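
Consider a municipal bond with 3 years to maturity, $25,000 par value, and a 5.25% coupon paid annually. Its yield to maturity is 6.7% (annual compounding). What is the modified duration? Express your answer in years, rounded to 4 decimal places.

Periodic yield y = 0.067. First find Macaulay duration:
  t   CF        PV=CF/(1+0.067)^t    t·PV
  1     1,312.50     1,230.0843     1,230.0843
  2     1,312.50     1,152.8438     2,305.6876
  3    26,312.50    21,660.5188    64,981.5565
  Σ                 24,043.4470    68,517.3285
P = 24,043.4470; Macaulay duration = 68,517.3285 / 24,043.4470 = 2.84973 years.
Modified duration = D_Mac / (1 + y) = 2.84973 / 1.067 = 2.67079 years.

2.6708 years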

• • • • •

Copy the data exactly. Leave nothing out.

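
Consider a municipal bond with 3 years to maturity, $25,000 par value, and a 5.25% coupon paid annually. Its yield to maturity is 6.7% (annual compounding). What is the modified duration? Express your answer in years, rounded to 4 decimal places.

Periodic yield y = 0.067. First find Macaulay duration:
  t   CF        PV=CF/(1+0.067)^t    t·PV
  1     1,312.50     1,230.0843     1,230.0843
  2     1,312.50     1,152.8438     2,305.6876
  3    26,312.50    21,660.5188    64,981.5565
  Σ                 24,043.4470    68,517.3285
P = 24,043.4470; Macaulay duration = 68,517.3285 / 24,043.4470 = 2.84973 years.
Modified duration = D_Mac / (1 + y) = 2.84973 / 1.067 = 2.67079 years.

2.6708 years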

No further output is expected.